==== Given data ====

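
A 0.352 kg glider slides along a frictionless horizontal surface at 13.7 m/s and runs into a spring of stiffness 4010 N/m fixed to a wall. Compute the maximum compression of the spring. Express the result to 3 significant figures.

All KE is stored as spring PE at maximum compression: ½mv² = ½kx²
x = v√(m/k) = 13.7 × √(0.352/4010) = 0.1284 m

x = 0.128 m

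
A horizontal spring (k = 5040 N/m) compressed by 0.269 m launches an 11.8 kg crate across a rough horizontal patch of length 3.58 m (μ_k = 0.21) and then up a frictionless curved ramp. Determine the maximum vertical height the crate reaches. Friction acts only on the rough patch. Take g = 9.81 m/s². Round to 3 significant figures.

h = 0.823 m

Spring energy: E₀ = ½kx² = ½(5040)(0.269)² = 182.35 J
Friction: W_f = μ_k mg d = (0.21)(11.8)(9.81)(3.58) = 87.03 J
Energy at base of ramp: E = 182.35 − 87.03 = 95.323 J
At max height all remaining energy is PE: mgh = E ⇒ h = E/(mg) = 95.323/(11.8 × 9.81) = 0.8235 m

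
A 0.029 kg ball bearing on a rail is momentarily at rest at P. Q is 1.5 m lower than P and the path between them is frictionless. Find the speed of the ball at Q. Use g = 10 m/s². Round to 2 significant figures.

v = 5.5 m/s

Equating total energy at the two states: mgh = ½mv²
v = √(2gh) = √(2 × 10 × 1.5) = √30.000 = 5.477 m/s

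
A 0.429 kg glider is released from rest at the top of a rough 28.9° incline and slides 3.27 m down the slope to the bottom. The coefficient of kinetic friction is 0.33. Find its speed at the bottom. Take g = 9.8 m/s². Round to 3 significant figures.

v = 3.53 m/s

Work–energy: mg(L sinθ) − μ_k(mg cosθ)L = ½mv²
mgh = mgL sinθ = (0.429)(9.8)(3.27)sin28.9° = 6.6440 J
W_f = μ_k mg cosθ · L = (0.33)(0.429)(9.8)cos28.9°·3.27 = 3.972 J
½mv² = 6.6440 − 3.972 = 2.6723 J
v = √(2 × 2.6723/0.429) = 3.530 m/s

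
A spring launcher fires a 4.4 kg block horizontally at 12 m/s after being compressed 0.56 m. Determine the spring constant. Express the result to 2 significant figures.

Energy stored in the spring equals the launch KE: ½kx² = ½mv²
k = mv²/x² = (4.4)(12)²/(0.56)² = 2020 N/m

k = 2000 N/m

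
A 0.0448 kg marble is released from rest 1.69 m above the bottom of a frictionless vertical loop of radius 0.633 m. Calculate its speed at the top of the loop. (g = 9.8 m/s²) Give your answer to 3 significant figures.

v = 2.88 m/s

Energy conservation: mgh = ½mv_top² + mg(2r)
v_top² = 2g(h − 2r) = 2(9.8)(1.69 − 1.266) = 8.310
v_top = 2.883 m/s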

====

**Task prompt**
Repeat the data above. Change nothing.

**Response to this exercise**
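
A 0.352 kg glider slides along a frictionless horizontal surface at 13.7 m/s and runs into a spring of stiffness 4010 N/m fixed to a wall. Compute the maximum compression of the spring. Express the result to 3 significant figures.

All KE is stored as spring PE at maximum compression: ½mv² = ½kx²
x = v√(m/k) = 13.7 × √(0.352/4010) = 0.1284 m

x = 0.128 m

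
A horizontal spring (k = 5040 N/m) compressed by 0.269 m launches an 11.8 kg crate across a rough horizontal patch of length 3.58 m (μ_k = 0.21) and then up a frictionless curved ramp. Determine the maximum vertical height the crate reaches. Friction acts only on the rough patch. Take g = 9.81 m/s². Round to 3 significant figures.

h = 0.823 m

Spring energy: E₀ = ½kx² = ½(5040)(0.269)² = 182.35 J
Friction: W_f = μ_k mg d = (0.21)(11.8)(9.81)(3.58) = 87.03 J
Energy at base of ramp: E = 182.35 − 87.03 = 95.323 J
At max height all remaining energy is PE: mgh = E ⇒ h = E/(mg) = 95.323/(11.8 × 9.81) = 0.8235 m

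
A 0.029 kg ball bearing on a rail is momentarily at rest at P. Q is 1.5 m lower than P and the path between them is frictionless. Find the speed of the ball at Q. Use g = 10 m/s². Round to 2 significant figures.

v = 5.5 m/s

Equating total energy at the two states: mgh = ½mv²
v = √(2gh) = √(2 × 10 × 1.5) = √30.000 = 5.477 m/s

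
A 0.429 kg glider is released from rest at the top of a rough 28.9° incline and slides 3.27 m down the slope to the bottom. The coefficient of kinetic friction is 0.33. Find its speed at the bottom. Take g = 9.8 m/s². Round to 3 significant figures.

v = 3.53 m/s

Work–energy: mg(L sinθ) − μ_k(mg cosθ)L = ½mv²
mgh = mgL sinθ = (0.429)(9.8)(3.27)sin28.9° = 6.6440 J
W_f = μ_k mg cosθ · L = (0.33)(0.429)(9.8)cos28.9°·3.27 = 3.972 J
½mv² = 6.6440 − 3.972 = 2.6723 J
v = √(2 × 2.6723/0.429) = 3.530 m/s

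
A spring launcher fires a 4.4 kg block horizontally at 12 m/s after being compressed 0.56 m. Determine the spring constant. Express the result to 2 significant figures.

Energy stored in the spring equals the launch KE: ½kx² = ½mv²
k = mv²/x² = (4.4)(12)²/(0.56)² = 2020 N/m

k = 2000 N/m

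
A 0.0448 kg marble is released from rest 1.69 m above the bottom of a frictionless vertical loop of radius 0.633 m. Calculate its speed at the top of the loop. (g = 9.8 m/s²) Give your answer to 3 significant figures.

v = 2.88 m/s

Energy conservation: mgh = ½mv_top² + mg(2r)
v_top² = 2g(h − 2r) = 2(9.8)(1.69 − 1.266) = 8.310
v_top = 2.883 m/s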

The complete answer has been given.